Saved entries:
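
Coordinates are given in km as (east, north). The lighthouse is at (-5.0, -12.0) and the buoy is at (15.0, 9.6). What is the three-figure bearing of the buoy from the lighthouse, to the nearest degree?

043°

Δeast = 15.0 − -5.0 = 20.00; Δnorth = 9.6 − -12.0 = 21.60.
Bearing = atan2(Δeast, Δnorth) mod 360° = 42.80° ≈ 043°.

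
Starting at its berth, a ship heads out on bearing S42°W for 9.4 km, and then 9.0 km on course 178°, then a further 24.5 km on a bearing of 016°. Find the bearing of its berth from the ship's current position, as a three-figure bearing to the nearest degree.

Leg 1 (S42°W, 9.4 km): east 9.4 sin 222° = -6.29, north 9.4 cos 222° = -6.99
Leg 2 (178°, 9.0 km): east 9.0 sin 178° = 0.31, north 9.0 cos 178° = -8.99
Leg 3 (016°, 24.5 km): east 24.5 sin 16° = 6.75, north 24.5 cos 16° = 23.55
Net displacement: 0.78 east, 7.57 north. Direction back to start is (-0.78, -7.57): bearing = atan2(-0.78, -7.57) mod 360° = 185.86° ≈ 186°.

186°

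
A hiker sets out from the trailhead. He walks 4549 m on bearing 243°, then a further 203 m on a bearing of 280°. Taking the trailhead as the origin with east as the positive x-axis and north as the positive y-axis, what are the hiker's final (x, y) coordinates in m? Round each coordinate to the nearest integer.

Leg 1 (243°, 4549 m): east 4549 sin 243° = -4053.19, north 4549 cos 243° = -2065.20
Leg 2 (280°, 203 m): east 203 sin 280° = -199.92, north 203 cos 280° = 35.25
Summing: -4253.10 m east, -2029.95 m north → (-4253, -2030).

(-4253, -2030)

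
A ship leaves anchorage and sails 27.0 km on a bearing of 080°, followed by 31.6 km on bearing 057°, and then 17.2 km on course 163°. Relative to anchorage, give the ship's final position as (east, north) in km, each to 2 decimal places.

Leg 1 (080°, 27.0 km): east 27.0 sin 80° = 26.59, north 27.0 cos 80° = 4.69
Leg 2 (057°, 31.6 km): east 31.6 sin 57° = 26.50, north 31.6 cos 57° = 17.21
Leg 3 (163°, 17.2 km): east 17.2 sin 163° = 5.03, north 17.2 cos 163° = -16.45
Summing: 58.12 km east, 5.45 km north → (58.12, 5.45).

(58.12, 5.45)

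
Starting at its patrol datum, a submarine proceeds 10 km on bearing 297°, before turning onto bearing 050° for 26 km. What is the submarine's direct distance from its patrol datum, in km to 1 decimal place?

23.9 km

Leg 1 (297°, 10 km): east 10 sin 297° = -8.91, north 10 cos 297° = 4.54
Leg 2 (050°, 26 km): east 26 sin 50° = 19.92, north 26 cos 50° = 16.71
Net: 11.01 east, 21.25 north. Distance = √((11.01)² + (21.25)²) = 23.934 km.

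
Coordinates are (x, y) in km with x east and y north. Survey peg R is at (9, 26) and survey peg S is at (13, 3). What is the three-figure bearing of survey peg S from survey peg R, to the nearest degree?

170°

Δeast = 13 − 9 = 4.00; Δnorth = 3 − 26 = -23.00.
Bearing = atan2(Δeast, Δnorth) mod 360° = 170.13° ≈ 170°.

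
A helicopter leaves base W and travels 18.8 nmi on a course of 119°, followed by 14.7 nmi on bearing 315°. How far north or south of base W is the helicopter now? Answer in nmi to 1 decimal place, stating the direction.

1.3 nmi north

Leg 1 (119°, 18.8 nmi): east 18.8 sin 119° = 16.44, north 18.8 cos 119° = -9.11
Leg 2 (315°, 14.7 nmi): east 14.7 sin 315° = -10.39, north 14.7 cos 315° = 10.39
Net north component: 1.28 nmi.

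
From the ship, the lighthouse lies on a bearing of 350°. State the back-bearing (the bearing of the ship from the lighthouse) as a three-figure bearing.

Back-bearing = 350° − 180° = 170°.

170°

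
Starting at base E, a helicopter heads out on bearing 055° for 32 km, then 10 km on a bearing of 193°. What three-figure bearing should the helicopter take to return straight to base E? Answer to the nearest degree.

Leg 1 (055°, 32 km): east 32 sin 55° = 26.21, north 32 cos 55° = 18.35
Leg 2 (193°, 10 km): east 10 sin 193° = -2.25, north 10 cos 193° = -9.74
Net displacement: 23.96 east, 8.61 north. Direction back to start is (-23.96, -8.61): bearing = atan2(-23.96, -8.61) mod 360° = 250.24° ≈ 250°.

250°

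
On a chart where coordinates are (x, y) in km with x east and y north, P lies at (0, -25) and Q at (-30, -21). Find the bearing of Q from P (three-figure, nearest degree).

278°

Δeast = -30 − 0 = -30.00; Δnorth = -21 − -25 = 4.00.
Bearing = atan2(Δeast, Δnorth) mod 360° = 277.59° ≈ 278°.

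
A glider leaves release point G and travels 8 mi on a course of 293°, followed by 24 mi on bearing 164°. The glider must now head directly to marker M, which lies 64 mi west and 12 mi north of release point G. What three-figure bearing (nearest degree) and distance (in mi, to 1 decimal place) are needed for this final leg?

Leg 1 (293°, 8 mi): east 8 sin 293° = -7.36, north 8 cos 293° = 3.13
Leg 2 (164°, 24 mi): east 24 sin 164° = 6.62, north 24 cos 164° = -23.07
Current position: (-0.75, -19.94). Target: (-64, 12). Remaining: Δeast = -63.25, Δnorth = 31.94.
Bearing = atan2(-63.25, 31.94) mod 360° = 296.80°; distance = √((-63.25)² + (31.94)²) = 70.860 mi.

297°, 70.9 mi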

* _Instructions for the task_:
Reproduce the entries above in full, precisely as written.

* _Result below_:
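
Coordinates are given in km as (east, north). The lighthouse is at (-5.0, -12.0) and the buoy is at (15.0, 9.6). What is the three-figure bearing of the buoy from the lighthouse, to the nearest degree?

043°

Δeast = 15.0 − -5.0 = 20.00; Δnorth = 9.6 − -12.0 = 21.60.
Bearing = atan2(Δeast, Δnorth) mod 360° = 42.80° ≈ 043°.

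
Starting at its berth, a ship heads out on bearing S42°W for 9.4 km, and then 9.0 km on course 178°, then a further 24.5 km on a bearing of 016°. Find the bearing of its berth from the ship's current position, as a three-figure bearing to the nearest degree.

Leg 1 (S42°W, 9.4 km): east 9.4 sin 222° = -6.29, north 9.4 cos 222° = -6.99
Leg 2 (178°, 9.0 km): east 9.0 sin 178° = 0.31, north 9.0 cos 178° = -8.99
Leg 3 (016°, 24.5 km): east 24.5 sin 16° = 6.75, north 24.5 cos 16° = 23.55
Net displacement: 0.78 east, 7.57 north. Direction back to start is (-0.78, -7.57): bearing = atan2(-0.78, -7.57) mod 360° = 185.86° ≈ 186°.

186°

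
A hiker sets out from the trailhead. He walks 4549 m on bearing 243°, then a further 203 m on a bearing of 280°. Taking the trailhead as the origin with east as the positive x-axis and north as the positive y-axis, what are the hiker's final (x, y) coordinates in m? Round each coordinate to the nearest integer.

Leg 1 (243°, 4549 m): east 4549 sin 243° = -4053.19, north 4549 cos 243° = -2065.20
Leg 2 (280°, 203 m): east 203 sin 280° = -199.92, north 203 cos 280° = 35.25
Summing: -4253.10 m east, -2029.95 m north → (-4253, -2030).

(-4253, -2030)

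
A ship leaves anchorage and sails 27.0 km on a bearing of 080°, followed by 31.6 km on bearing 057°, and then 17.2 km on course 163°. Relative to anchorage, give the ship's final position as (east, north) in km, each to 2 decimal places.

Leg 1 (080°, 27.0 km): east 27.0 sin 80° = 26.59, north 27.0 cos 80° = 4.69
Leg 2 (057°, 31.6 km): east 31.6 sin 57° = 26.50, north 31.6 cos 57° = 17.21
Leg 3 (163°, 17.2 km): east 17.2 sin 163° = 5.03, north 17.2 cos 163° = -16.45
Summing: 58.12 km east, 5.45 km north → (58.12, 5.45).

(58.12, 5.45)

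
Starting at its patrol datum, a submarine proceeds 10 km on bearing 297°, before turning onto bearing 050° for 26 km. What is the submarine's direct distance from its patrol datum, in km to 1 decimal place?

23.9 km

Leg 1 (297°, 10 km): east 10 sin 297° = -8.91, north 10 cos 297° = 4.54
Leg 2 (050°, 26 km): east 26 sin 50° = 19.92, north 26 cos 50° = 16.71
Net: 11.01 east, 21.25 north. Distance = √((11.01)² + (21.25)²) = 23.934 km.

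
Coordinates are (x, y) in km with x east and y north. Survey peg R is at (9, 26) and survey peg S is at (13, 3). What is the three-figure bearing of survey peg S from survey peg R, to the nearest degree?

170°

Δeast = 13 − 9 = 4.00; Δnorth = 3 − 26 = -23.00.
Bearing = atan2(Δeast, Δnorth) mod 360° = 170.13° ≈ 170°.

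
A helicopter leaves base W and travels 18.8 nmi on a course of 119°, followed by 14.7 nmi on bearing 315°. How far north or south of base W is the helicopter now? Answer in nmi to 1 decimal place, stating the direction.

1.3 nmi north

Leg 1 (119°, 18.8 nmi): east 18.8 sin 119° = 16.44, north 18.8 cos 119° = -9.11
Leg 2 (315°, 14.7 nmi): east 14.7 sin 315° = -10.39, north 14.7 cos 315° = 10.39
Net north component: 1.28 nmi.

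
From the ship, the lighthouse lies on a bearing of 350°. State the back-bearing (the bearing of the ship from the lighthouse) as a three-figure bearing.

Back-bearing = 350° − 180° = 170°.

170°

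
Starting at base E, a helicopter heads out on bearing 055° for 32 km, then 10 km on a bearing of 193°. What three-figure bearing should the helicopter take to return straight to base E? Answer to the nearest degree.

Leg 1 (055°, 32 km): east 32 sin 55° = 26.21, north 32 cos 55° = 18.35
Leg 2 (193°, 10 km): east 10 sin 193° = -2.25, north 10 cos 193° = -9.74
Net displacement: 23.96 east, 8.61 north. Direction back to start is (-23.96, -8.61): bearing = atan2(-23.96, -8.61) mod 360° = 250.24° ≈ 250°.

250°

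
On a chart where coordinates are (x, y) in km with x east and y north, P lies at (0, -25) and Q at (-30, -21). Find the bearing of Q from P (three-figure, nearest degree).

278°

Δeast = -30 − 0 = -30.00; Δnorth = -21 − -25 = 4.00.
Bearing = atan2(Δeast, Δnorth) mod 360° = 277.59° ≈ 278°.

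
A glider leaves release point G and travels 8 mi on a course of 293°, followed by 24 mi on bearing 164°. The glider must now head directly to marker M, which lies 64 mi west and 12 mi north of release point G. What three-figure bearing (nearest degree) and distance (in mi, to 1 decimal place) are needed for this final leg?

Leg 1 (293°, 8 mi): east 8 sin 293° = -7.36, north 8 cos 293° = 3.13
Leg 2 (164°, 24 mi): east 24 sin 164° = 6.62, north 24 cos 164° = -23.07
Current position: (-0.75, -19.94). Target: (-64, 12). Remaining: Δeast = -63.25, Δnorth = 31.94.
Bearing = atan2(-63.25, 31.94) mod 360° = 296.80°; distance = √((-63.25)² + (31.94)²) = 70.860 mi.

297°, 70.9 mi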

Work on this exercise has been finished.